**Goal of the exercise**
Retype each line exactly as it stands, beginning at the first line of the material and finishing with the line that contains "I = ∫ Y[3,-2] Y[6,-3] Y[5,2] dΩ".

******************************

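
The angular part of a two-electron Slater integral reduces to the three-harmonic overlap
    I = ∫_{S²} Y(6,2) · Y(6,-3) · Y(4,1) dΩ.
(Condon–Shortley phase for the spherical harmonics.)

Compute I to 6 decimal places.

-0.131554

Rules hold: Σm=0, L=16 even, 0≤4≤12.
N = 13·13·9 = 1521
Δ = 8!·4!·4!/17! = 1/15315300
Racah Σ t=2..6: t=2:+1/829440 t=3:−1/25920 t=4:+1/9216 t=5:−1/25920 t=6:+1/829440 = 7/207360
⇒ 3j(6 6 4; 0 0 0)² = 28/2431, sgn +1
Racah Σ t=0..3: t=0:+1/5806080 t=1:−1/120960 t=2:+1/34560 t=3:−1/103680 = 13/1161216
⇒ 3j(6 6 4; 2 -3 1)² = 65/5236, sgn -1
4πI² = N·(3j₀)²·(3jₘ)² = 7605/34969
I = -1·√(0.217478/4π) = -0.13155370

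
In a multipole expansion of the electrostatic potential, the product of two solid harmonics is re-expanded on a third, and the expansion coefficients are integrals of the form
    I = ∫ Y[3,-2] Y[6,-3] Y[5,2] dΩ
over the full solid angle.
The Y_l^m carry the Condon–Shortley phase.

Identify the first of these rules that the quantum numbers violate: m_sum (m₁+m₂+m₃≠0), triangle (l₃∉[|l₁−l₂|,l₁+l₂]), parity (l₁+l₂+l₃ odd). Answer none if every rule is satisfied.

m_sum

Σmᵢ = -3  ✗
l₃∈[|l₁−l₂|,l₁+l₂]=[3,9], have l₃=5
Σlᵢ = 14 ⇒ even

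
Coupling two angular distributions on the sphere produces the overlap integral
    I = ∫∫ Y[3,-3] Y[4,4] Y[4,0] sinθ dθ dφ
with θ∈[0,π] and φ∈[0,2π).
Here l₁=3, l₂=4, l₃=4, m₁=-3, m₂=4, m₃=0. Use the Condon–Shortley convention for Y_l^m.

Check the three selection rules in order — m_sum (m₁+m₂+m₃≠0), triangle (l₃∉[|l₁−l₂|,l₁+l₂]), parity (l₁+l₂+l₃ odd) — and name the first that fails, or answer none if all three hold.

m_sum

m₁+m₂+m₃ = -3 + 4 + 0 = 1  ✗
triangle: |3−4|=1 ≤ l₃=4 ≤ 3+4=7
parity: l₁+l₂+l₃ = 11 is odd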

******************************

**Exercise answer**
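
The angular part of a two-electron Slater integral reduces to the three-harmonic overlap
    I = ∫_{S²} Y(6,2) · Y(6,-3) · Y(4,1) dΩ.
(Condon–Shortley phase for the spherical harmonics.)

Compute I to 6 decimal places.

-0.131554

Rules hold: Σm=0, L=16 even, 0≤4≤12.
N = 13·13·9 = 1521
Δ = 8!·4!·4!/17! = 1/15315300
Racah Σ t=2..6: t=2:+1/829440 t=3:−1/25920 t=4:+1/9216 t=5:−1/25920 t=6:+1/829440 = 7/207360
⇒ 3j(6 6 4; 0 0 0)² = 28/2431, sgn +1
Racah Σ t=0..3: t=0:+1/5806080 t=1:−1/120960 t=2:+1/34560 t=3:−1/103680 = 13/1161216
⇒ 3j(6 6 4; 2 -3 1)² = 65/5236, sgn -1
4πI² = N·(3j₀)²·(3jₘ)² = 7605/34969
I = -1·√(0.217478/4π) = -0.13155370

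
In a multipole expansion of the electrostatic potential, the product of two solid harmonics is re-expanded on a third, and the expansion coefficients are integrals of the form
    I = ∫ Y[3,-2] Y[6,-3] Y[5,2] dΩ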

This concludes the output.